◆ **What to produce**
Exact copies of the records below are required.

◆ **Exercise material**
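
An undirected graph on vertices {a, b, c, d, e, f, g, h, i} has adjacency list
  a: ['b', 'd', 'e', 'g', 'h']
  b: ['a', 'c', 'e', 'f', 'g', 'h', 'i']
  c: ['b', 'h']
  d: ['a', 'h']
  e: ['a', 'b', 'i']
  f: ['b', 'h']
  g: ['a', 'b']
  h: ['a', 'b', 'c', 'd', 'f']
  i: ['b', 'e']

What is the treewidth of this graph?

2

A width-2 tree decomposition is:
Bags: B1 = {a, b, e}  B2 = {a, b, h}  B3 = {b, f, h}  B4 = {a, b, g}  B5 = {b, c, h}  B6 = {a, d, h}  B7 = {b, e, i}
Tree: B1–B2, B2–B3, B1–B4, B3–B5, B2–B6, B1–B7
Every bag has size at most 3, so the width is 3 − 1 = 2 and tw(G) ≤ 2. Conversely, {a, d, h} is a clique of size 3, and the vertices of any clique must share a bag in every tree decomposition; so some bag has ≥ 3 vertices and tw(G) ≥ 2. Therefore the treewidth is 2.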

◆ **Task result**
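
An undirected graph on vertices {a, b, c, d, e, f, g, h, i} has adjacency list
  a: ['b', 'd', 'e', 'g', 'h']
  b: ['a', 'c', 'e', 'f', 'g', 'h', 'i']
  c: ['b', 'h']
  d: ['a', 'h']
  e: ['a', 'b', 'i']
  f: ['b', 'h']
  g: ['a', 'b']
  h: ['a', 'b', 'c', 'd', 'f']
  i: ['b', 'e']

What is the treewidth of this graph?

2

A width-2 tree decomposition is:
Bags: B1 = {a, b, e}  B2 = {a, b, h}  B3 = {b, f, h}  B4 = {a, b, g}  B5 = {b, c, h}  B6 = {a, d, h}  B7 = {b, e, i}
Tree: B1–B2, B2–B3, B1–B4, B3–B5, B2–B6, B1–B7
Every bag has size at most 3, so the width is 3 − 1 = 2 and tw(G) ≤ 2. Conversely, {a, d, h} is a clique of size 3, and the vertices of any clique must share a bag in every tree decomposition; so some bag has ≥ 3 vertices and tw(G) ≥ 2. Therefore the treewidth is 2.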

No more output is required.